▼

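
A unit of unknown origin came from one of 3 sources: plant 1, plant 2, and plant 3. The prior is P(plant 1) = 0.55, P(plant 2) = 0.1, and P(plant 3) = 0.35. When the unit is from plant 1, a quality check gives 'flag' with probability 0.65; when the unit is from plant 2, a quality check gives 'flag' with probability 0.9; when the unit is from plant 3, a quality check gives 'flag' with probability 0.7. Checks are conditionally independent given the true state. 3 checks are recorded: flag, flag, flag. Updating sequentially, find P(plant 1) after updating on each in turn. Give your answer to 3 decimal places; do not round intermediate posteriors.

After 'flag': normaliser = 0.65·0.5500 + 0.9·0.1000 + 0.7·0.3500; P(plant 1) ≈ 0.5162, P(plant 2) ≈ 0.1300, P(plant 3) ≈ 0.3538
After 'flag': normaliser = 0.65·0.5162 + 0.9·0.1300 + 0.7·0.3538; P(plant 1) ≈ 0.4792, P(plant 2) ≈ 0.1671, P(plant 3) ≈ 0.3537
After 'flag': normaliser = 0.65·0.4792 + 0.9·0.1671 + 0.7·0.3537; P(plant 1) ≈ 0.4391, P(plant 2) ≈ 0.2119, P(plant 3) ≈ 0.3490

0.439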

▲

### Exercise brief:
All of the records above are to be set down again exactly.

### Expected answer:
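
A unit of unknown origin came from one of 3 sources: plant 1, plant 2, and plant 3. The prior is P(plant 1) = 0.55, P(plant 2) = 0.1, and P(plant 3) = 0.35. When the unit is from plant 1, a quality check gives 'flag' with probability 0.65; when the unit is from plant 2, a quality check gives 'flag' with probability 0.9; when the unit is from plant 3, a quality check gives 'flag' with probability 0.7. Checks are conditionally independent given the true state. 3 checks are recorded: flag, flag, flag. Updating sequentially, find P(plant 1) after updating on each in turn. Give your answer to 3 decimal places; do not round intermediate posteriors.

After 'flag': normaliser = 0.65·0.5500 + 0.9·0.1000 + 0.7·0.3500; P(plant 1) ≈ 0.5162, P(plant 2) ≈ 0.1300, P(plant 3) ≈ 0.3538
After 'flag': normaliser = 0.65·0.5162 + 0.9·0.1300 + 0.7·0.3538; P(plant 1) ≈ 0.4792, P(plant 2) ≈ 0.1671, P(plant 3) ≈ 0.3537
After 'flag': normaliser = 0.65·0.4792 + 0.9·0.1671 + 0.7·0.3537; P(plant 1) ≈ 0.4391, P(plant 2) ≈ 0.2119, P(plant 3) ≈ 0.3490

0.439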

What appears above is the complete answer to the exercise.